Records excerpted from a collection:
--*--
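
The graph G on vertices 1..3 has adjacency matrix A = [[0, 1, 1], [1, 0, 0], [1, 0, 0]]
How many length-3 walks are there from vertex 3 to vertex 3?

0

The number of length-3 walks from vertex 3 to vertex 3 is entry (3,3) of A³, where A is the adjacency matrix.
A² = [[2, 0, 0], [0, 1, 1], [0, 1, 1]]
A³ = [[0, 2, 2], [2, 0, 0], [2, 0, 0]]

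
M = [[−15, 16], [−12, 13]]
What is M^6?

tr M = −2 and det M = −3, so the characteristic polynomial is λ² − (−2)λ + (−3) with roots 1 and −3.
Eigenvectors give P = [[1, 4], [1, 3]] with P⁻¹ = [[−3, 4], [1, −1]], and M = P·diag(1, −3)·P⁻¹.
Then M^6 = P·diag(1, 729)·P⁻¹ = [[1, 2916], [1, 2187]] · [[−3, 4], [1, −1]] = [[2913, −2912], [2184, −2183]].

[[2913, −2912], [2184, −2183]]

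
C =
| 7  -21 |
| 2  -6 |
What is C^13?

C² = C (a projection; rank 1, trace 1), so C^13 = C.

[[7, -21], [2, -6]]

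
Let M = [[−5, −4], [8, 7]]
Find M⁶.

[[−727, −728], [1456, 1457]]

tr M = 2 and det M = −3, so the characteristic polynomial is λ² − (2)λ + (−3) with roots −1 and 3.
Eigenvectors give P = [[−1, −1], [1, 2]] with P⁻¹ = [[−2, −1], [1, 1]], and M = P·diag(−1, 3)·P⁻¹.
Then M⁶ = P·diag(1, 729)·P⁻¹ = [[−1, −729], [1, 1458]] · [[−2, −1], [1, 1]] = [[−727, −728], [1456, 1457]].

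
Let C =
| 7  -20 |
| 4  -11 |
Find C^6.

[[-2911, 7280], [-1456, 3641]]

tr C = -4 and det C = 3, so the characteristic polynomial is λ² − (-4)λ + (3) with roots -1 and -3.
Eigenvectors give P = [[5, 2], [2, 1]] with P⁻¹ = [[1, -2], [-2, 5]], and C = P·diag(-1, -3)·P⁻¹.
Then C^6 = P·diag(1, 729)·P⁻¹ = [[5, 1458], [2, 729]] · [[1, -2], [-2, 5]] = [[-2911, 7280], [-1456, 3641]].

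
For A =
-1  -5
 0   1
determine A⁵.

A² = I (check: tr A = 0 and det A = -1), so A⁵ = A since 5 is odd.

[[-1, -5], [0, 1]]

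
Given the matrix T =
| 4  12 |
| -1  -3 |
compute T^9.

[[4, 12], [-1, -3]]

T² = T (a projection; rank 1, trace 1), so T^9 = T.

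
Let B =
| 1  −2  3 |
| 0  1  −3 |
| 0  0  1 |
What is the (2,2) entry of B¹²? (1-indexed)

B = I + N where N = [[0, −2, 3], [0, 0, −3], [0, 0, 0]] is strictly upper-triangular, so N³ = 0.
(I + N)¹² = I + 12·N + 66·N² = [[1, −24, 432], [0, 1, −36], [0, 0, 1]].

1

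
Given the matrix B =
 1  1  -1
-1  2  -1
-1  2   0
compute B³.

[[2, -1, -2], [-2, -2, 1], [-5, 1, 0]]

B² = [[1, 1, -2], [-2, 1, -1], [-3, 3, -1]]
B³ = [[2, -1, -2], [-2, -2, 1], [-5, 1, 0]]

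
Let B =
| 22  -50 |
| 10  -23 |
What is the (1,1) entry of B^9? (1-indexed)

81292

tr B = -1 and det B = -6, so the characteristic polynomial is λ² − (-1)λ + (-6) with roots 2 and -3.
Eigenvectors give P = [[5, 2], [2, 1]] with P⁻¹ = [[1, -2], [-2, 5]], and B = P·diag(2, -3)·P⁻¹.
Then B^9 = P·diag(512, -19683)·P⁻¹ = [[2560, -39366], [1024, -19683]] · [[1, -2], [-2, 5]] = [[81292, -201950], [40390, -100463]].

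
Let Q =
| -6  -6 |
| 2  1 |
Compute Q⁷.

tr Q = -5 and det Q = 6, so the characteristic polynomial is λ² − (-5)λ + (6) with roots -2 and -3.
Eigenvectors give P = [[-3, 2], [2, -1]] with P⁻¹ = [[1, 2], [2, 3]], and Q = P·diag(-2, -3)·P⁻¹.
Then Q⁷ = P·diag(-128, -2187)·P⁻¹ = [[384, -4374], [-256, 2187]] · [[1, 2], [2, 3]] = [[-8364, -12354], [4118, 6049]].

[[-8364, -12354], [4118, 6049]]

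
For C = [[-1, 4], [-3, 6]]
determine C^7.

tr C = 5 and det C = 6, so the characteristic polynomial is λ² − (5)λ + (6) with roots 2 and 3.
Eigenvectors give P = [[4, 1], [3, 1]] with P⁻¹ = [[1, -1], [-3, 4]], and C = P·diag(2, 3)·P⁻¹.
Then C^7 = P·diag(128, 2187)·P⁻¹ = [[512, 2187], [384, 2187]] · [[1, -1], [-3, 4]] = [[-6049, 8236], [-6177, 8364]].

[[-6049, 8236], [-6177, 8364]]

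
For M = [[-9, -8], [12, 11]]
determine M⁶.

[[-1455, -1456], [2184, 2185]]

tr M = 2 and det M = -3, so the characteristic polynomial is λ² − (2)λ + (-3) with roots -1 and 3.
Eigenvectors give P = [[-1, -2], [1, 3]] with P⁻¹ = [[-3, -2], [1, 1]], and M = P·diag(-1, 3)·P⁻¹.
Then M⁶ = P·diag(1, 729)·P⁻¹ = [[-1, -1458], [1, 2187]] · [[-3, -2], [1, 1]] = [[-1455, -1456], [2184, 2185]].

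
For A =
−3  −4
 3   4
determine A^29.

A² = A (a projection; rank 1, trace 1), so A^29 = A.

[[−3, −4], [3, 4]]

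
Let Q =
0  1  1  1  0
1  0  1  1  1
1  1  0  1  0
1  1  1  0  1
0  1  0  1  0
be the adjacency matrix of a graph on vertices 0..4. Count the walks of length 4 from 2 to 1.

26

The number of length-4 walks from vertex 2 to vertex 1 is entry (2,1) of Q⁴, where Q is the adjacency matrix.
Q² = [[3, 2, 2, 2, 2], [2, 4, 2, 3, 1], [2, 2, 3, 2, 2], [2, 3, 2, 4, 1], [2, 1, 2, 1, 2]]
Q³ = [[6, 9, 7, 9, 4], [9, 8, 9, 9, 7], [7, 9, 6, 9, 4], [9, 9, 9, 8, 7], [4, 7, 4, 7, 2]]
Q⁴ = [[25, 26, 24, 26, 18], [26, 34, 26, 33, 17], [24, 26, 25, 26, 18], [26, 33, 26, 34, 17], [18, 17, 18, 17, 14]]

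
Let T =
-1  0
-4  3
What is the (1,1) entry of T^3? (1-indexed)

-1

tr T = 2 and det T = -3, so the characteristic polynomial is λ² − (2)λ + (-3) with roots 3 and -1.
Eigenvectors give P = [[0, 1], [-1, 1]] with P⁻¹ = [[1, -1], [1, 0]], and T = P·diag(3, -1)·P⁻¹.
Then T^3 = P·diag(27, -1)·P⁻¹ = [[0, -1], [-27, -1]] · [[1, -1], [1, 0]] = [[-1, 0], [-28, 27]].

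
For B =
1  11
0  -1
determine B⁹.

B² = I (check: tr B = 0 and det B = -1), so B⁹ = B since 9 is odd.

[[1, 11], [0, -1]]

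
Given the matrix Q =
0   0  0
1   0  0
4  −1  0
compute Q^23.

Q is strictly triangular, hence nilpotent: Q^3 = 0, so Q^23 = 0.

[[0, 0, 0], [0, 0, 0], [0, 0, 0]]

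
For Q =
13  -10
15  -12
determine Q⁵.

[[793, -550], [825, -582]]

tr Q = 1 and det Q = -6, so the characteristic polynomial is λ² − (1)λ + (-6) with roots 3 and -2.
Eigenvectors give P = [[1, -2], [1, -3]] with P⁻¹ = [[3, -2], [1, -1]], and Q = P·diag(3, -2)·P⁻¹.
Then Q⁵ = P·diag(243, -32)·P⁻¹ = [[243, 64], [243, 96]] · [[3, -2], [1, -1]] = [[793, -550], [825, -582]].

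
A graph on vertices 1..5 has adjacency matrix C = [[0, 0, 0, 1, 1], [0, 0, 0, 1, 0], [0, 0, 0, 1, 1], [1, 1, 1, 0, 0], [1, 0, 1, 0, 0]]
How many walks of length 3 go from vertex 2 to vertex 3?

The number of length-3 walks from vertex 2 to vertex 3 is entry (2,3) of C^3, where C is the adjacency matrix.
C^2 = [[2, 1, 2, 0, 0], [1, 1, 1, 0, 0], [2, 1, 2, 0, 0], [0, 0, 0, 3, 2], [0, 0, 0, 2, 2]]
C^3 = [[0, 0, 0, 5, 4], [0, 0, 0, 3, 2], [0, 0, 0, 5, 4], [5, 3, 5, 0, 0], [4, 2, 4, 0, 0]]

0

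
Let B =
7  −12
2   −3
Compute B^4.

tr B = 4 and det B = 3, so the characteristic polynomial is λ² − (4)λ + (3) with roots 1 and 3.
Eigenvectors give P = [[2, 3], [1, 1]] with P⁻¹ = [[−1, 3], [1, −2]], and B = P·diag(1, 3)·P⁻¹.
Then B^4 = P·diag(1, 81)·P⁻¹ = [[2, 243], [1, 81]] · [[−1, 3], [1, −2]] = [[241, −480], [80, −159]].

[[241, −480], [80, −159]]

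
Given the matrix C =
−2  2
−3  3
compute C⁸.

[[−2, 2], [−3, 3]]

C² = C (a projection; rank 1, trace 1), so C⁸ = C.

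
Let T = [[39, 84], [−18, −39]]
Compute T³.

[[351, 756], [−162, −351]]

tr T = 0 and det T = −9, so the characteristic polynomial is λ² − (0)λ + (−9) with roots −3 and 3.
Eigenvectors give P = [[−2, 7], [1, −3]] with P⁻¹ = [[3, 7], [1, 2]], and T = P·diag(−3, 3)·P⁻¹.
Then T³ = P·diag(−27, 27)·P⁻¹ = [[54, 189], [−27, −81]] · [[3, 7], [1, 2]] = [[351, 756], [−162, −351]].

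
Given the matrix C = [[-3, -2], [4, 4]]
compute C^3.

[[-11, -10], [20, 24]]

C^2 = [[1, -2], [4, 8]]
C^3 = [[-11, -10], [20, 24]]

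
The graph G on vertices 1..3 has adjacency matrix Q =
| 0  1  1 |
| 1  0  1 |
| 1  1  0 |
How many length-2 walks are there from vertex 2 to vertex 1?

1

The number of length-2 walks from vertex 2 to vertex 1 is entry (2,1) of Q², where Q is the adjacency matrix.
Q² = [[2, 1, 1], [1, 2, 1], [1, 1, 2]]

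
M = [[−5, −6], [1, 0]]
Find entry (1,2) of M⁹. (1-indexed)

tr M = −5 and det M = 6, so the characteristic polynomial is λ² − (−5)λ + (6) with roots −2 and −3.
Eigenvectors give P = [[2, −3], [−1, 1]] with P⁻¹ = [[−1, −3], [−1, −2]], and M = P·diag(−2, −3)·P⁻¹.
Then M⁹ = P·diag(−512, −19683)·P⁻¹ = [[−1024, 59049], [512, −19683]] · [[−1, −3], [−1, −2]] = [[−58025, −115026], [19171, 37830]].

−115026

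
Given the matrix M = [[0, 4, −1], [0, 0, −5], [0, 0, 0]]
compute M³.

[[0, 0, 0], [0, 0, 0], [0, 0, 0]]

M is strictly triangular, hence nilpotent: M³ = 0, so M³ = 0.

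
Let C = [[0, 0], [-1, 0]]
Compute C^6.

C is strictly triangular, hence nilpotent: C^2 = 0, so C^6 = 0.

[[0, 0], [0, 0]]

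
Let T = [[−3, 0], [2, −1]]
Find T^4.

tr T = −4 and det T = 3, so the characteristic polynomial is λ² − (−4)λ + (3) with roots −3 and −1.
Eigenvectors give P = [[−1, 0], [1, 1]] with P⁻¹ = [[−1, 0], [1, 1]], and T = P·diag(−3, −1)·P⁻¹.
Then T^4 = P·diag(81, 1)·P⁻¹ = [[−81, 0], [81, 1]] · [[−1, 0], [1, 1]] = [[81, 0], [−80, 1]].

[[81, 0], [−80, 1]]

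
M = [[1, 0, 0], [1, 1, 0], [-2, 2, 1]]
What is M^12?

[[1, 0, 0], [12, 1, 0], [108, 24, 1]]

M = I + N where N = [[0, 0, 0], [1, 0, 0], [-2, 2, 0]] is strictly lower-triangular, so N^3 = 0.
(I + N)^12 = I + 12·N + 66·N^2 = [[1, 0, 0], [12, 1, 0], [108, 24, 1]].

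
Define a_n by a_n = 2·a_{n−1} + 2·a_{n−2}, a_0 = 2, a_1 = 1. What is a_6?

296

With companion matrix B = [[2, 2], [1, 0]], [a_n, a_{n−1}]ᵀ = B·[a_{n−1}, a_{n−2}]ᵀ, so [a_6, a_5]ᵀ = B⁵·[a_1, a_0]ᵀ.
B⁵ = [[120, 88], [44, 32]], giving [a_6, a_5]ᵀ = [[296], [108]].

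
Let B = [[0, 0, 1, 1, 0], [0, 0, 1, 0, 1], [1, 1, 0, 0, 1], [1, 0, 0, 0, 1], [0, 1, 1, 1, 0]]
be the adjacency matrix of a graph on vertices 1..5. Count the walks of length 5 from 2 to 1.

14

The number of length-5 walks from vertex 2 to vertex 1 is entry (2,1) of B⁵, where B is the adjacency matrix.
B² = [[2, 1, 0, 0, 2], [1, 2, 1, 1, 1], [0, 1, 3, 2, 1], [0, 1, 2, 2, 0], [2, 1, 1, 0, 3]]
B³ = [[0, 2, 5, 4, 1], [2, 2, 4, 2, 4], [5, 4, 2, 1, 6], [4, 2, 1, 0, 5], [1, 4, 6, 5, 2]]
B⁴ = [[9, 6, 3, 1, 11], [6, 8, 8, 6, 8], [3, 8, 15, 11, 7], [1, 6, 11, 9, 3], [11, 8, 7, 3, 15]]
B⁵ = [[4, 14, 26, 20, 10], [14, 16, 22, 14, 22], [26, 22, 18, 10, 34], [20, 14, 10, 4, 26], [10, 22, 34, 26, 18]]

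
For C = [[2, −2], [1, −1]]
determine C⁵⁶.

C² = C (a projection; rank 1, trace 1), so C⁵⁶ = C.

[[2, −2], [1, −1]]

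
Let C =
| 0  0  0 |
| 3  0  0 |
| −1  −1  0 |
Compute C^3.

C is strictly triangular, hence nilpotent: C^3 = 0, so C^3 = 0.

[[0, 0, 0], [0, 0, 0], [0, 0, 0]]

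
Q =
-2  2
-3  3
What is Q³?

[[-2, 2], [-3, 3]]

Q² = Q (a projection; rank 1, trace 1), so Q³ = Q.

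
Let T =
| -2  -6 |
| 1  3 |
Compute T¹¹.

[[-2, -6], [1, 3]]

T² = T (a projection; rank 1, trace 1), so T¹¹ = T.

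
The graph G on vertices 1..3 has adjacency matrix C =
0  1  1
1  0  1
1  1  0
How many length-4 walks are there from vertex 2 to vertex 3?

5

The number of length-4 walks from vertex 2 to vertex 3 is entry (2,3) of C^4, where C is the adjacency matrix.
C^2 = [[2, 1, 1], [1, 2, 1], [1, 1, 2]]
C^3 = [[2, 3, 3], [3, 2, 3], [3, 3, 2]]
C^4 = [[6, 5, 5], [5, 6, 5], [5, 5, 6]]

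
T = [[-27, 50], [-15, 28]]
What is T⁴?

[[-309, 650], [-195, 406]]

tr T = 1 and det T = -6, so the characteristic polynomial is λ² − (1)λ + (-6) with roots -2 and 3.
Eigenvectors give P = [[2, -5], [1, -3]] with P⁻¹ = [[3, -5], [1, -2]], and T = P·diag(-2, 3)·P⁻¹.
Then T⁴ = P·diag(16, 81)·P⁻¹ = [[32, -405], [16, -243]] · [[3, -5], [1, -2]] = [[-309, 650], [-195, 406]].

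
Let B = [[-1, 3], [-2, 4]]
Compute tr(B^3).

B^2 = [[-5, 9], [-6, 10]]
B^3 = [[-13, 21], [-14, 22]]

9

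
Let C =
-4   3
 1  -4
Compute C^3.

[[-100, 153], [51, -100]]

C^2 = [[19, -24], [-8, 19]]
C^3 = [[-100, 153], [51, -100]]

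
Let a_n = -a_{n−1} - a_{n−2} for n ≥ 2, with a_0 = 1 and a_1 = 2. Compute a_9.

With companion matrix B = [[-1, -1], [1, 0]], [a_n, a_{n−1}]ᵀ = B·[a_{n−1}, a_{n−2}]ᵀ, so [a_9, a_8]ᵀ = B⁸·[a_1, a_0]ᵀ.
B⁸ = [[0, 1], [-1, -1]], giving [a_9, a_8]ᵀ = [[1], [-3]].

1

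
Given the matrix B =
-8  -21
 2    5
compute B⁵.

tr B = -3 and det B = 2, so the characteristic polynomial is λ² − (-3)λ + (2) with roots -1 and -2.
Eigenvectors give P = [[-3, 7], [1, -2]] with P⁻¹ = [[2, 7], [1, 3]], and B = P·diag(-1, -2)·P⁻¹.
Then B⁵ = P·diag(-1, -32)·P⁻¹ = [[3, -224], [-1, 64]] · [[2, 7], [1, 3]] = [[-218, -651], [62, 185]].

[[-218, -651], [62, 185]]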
--*--
*Work request:* For the string "Given", tally the lines above that contain it and give only the figure.

*Completed task:* 7